INSTRUCTIONS TO FOLLOW
Retype every entry below exactly as it stands.

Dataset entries

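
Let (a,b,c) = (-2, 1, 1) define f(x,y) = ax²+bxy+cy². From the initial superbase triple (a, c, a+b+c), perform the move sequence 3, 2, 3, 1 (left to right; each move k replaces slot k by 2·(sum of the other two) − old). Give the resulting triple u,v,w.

start (-2,1,0) = (f(1,0),f(0,1),f(1,1))
replace slot 3: 2·((-2)+1) − 0 = -2 → (-2,1,-2)
replace slot 2: 2·((-2)+(-2)) − 1 = -9 → (-2,-9,-2)
replace slot 3: 2·((-2)+(-9)) − (-2) = -20 → (-2,-9,-20)
replace slot 1: 2·((-9)+(-20)) − (-2) = -56 → (-56,-9,-20)

-56,-9,-20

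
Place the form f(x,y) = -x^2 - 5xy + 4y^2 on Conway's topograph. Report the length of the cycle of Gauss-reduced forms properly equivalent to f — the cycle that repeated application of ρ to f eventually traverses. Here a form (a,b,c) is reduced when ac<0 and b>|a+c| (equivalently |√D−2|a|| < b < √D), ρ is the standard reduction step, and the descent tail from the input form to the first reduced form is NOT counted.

D = 41, ⌊√D⌋ = 6
descent: ρ → (4,5,-1)  [lands on river]
river: ρ → (-1,5,4)
river: ρ → (4,3,-2)
river: ρ → (-2,5,2)
river: ρ → (2,3,-4)
river: ρ → (-4,5,1)
river: ρ → (1,5,-4)
river: ρ → (-4,3,2)
river: ρ → (2,5,-2)
river: ρ → (-2,3,4)
ρ-cycle length = 10 (tail of 1 descent step not counted)

10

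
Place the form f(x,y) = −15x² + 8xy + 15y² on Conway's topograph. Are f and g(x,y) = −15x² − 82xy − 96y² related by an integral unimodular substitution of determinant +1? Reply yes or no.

D₁ = 964, D₂ = 964
river cycle of f (length 34): (15, 22, -8), (-8, 26, 9), (9, 28, -5), (-5, 22, 24), (24, 26, -3), (-3, 28, 15), (15, 2, -16), (-16, 30, 1), (1, 30, -16), (-16, 2, 15), … (24 more)
river cycle of g (length 34): (-15, 8, 15), (15, 22, -8), (-8, 26, 9), (9, 28, -5), (-5, 22, 24), (24, 26, -3), (-3, 28, 15), (15, 2, -16), (-16, 30, 1), (1, 30, -16), … (24 more)
cycles coincide ⇒ equivalent

yes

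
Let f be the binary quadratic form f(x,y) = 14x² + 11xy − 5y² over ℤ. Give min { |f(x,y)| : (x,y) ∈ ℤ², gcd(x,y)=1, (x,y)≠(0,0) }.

river: ρ → (-5,19,2)
river: ρ → (2,17,-14)
river: ρ → (-14,11,5)
river: ρ → (5,19,-2)
river: ρ → (-2,17,14)
river: ρ → (14,11,-5)
closes: descent 0, river 6
min |a| on river = 2

2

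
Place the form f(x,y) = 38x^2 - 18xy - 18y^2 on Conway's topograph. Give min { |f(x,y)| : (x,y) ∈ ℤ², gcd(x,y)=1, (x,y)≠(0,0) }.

descent: ρ → (-18,54,2)  [lands on river]
river: ρ → (2,54,-18)
closes: descent 1, river 2
min |a| on river = 2

2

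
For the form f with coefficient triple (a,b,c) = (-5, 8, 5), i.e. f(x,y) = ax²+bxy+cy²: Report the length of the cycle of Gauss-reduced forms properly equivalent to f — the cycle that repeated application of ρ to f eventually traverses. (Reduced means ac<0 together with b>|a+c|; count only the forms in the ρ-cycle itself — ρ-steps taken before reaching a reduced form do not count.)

D = 164, ⌊√D⌋ = 12
river: ρ → (5,12,-1)
river: ρ → (-1,12,5)
river: ρ → (5,8,-5)
river: ρ → (-5,12,1)
river: ρ → (1,12,-5)
river: ρ → (-5,8,5)
ρ-cycle length = 6 (tail of 0 descent steps not counted)

6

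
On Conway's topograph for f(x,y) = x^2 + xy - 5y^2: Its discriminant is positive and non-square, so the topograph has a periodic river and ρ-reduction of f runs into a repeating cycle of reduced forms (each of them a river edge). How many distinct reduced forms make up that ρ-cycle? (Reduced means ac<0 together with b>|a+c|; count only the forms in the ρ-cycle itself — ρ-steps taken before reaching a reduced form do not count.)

D = 21, ⌊√D⌋ = 4
descent: ρ → (-5,-1,1)
descent: ρ → (1,3,-3)  [lands on river]
river: ρ → (-3,3,1)
ρ-cycle length = 2 (tail of 2 descent steps not counted)

2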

OUTPUT
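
Let (a,b,c) = (-2, 1, 1) define f(x,y) = ax²+bxy+cy². From the initial superbase triple (a, c, a+b+c), perform the move sequence 3, 2, 3, 1 (left to right; each move k replaces slot k by 2·(sum of the other two) − old). Give the resulting triple u,v,w.

start (-2,1,0) = (f(1,0),f(0,1),f(1,1))
replace slot 3: 2·((-2)+1) − 0 = -2 → (-2,1,-2)
replace slot 2: 2·((-2)+(-2)) − 1 = -9 → (-2,-9,-2)
replace slot 3: 2·((-2)+(-9)) − (-2) = -20 → (-2,-9,-20)
replace slot 1: 2·((-9)+(-20)) − (-2) = -56 → (-56,-9,-20)

-56,-9,-20

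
Place the form f(x,y) = -x^2 - 5xy + 4y^2 on Conway's topograph. Report the length of the cycle of Gauss-reduced forms properly equivalent to f — the cycle that repeated application of ρ to f eventually traverses. Here a form (a,b,c) is reduced when ac<0 and b>|a+c| (equivalently |√D−2|a|| < b < √D), ρ is the standard reduction step, and the descent tail from the input form to the first reduced form is NOT counted.

D = 41, ⌊√D⌋ = 6
descent: ρ → (4,5,-1)  [lands on river]
river: ρ → (-1,5,4)
river: ρ → (4,3,-2)
river: ρ → (-2,5,2)
river: ρ → (2,3,-4)
river: ρ → (-4,5,1)
river: ρ → (1,5,-4)
river: ρ → (-4,3,2)
river: ρ → (2,5,-2)
river: ρ → (-2,3,4)
ρ-cycle length = 10 (tail of 1 descent step not counted)

10

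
Place the form f(x,y) = −15x² + 8xy + 15y² on Conway's topograph. Are f and g(x,y) = −15x² − 82xy − 96y² related by an integral unimodular substitution of determinant +1? Reply yes or no.

D₁ = 964, D₂ = 964
river cycle of f (length 34): (15, 22, -8), (-8, 26, 9), (9, 28, -5), (-5, 22, 24), (24, 26, -3), (-3, 28, 15), (15, 2, -16), (-16, 30, 1), (1, 30, -16), (-16, 2, 15), … (24 more)
river cycle of g (length 34): (-15, 8, 15), (15, 22, -8), (-8, 26, 9), (9, 28, -5), (-5, 22, 24), (24, 26, -3), (-3, 28, 15), (15, 2, -16), (-16, 30, 1), (1, 30, -16), … (24 more)
cycles coincide ⇒ equivalent

yes

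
Let f be the binary quadratic form f(x,y) = 14x² + 11xy − 5y² over ℤ. Give min { |f(x,y)| : (x,y) ∈ ℤ², gcd(x,y)=1, (x,y)≠(0,0) }.

river: ρ → (-5,19,2)
river: ρ → (2,17,-14)
river: ρ → (-14,11,5)
river: ρ → (5,19,-2)
river: ρ → (-2,17,14)
river: ρ → (14,11,-5)
closes: descent 0, river 6
min |a| on river = 2

2

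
Place the form f(x,y) = 38x^2 - 18xy - 18y^2 on Conway's topograph. Give min { |f(x,y)| : (x,y) ∈ ℤ², gcd(x,y)=1, (x,y)≠(0,0) }.

descent: ρ → (-18,54,2)  [lands on river]
river: ρ → (2,54,-18)
closes: descent 1, river 2
min |a| on river = 2

2

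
For the form f with coefficient triple (a,b,c) = (-5, 8, 5), i.e. f(x,y) = ax²+bxy+cy²: Report the length of the cycle of Gauss-reduced forms properly equivalent to f — the cycle that repeated application of ρ to f eventually traverses. (Reduced means ac<0 together with b>|a+c|; count only the forms in the ρ-cycle itself — ρ-steps taken before reaching a reduced form do not count.)

D = 164, ⌊√D⌋ = 12
river: ρ → (5,12,-1)
river: ρ → (-1,12,5)
river: ρ → (5,8,-5)
river: ρ → (-5,12,1)
river: ρ → (1,12,-5)
river: ρ → (-5,8,5)
ρ-cycle length = 6 (tail of 0 descent steps not counted)

6

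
On Conway's topograph for f(x,y) = x^2 + xy - 5y^2: Its discriminant is positive and non-square, so the topograph has a periodic river and ρ-reduction of f runs into a repeating cycle of reduced forms (each of them a river edge). How many distinct reduced forms make up that ρ-cycle? (Reduced means ac<0 together with b>|a+c|; count only the forms in the ρ-cycle itself — ρ-steps taken before reaching a reduced form do not count.)

D = 21, ⌊√D⌋ = 4
descent: ρ → (-5,-1,1)
descent: ρ → (1,3,-3)  [lands on river]
river: ρ → (-3,3,1)
ρ-cycle length = 2 (tail of 2 descent steps not counted)

2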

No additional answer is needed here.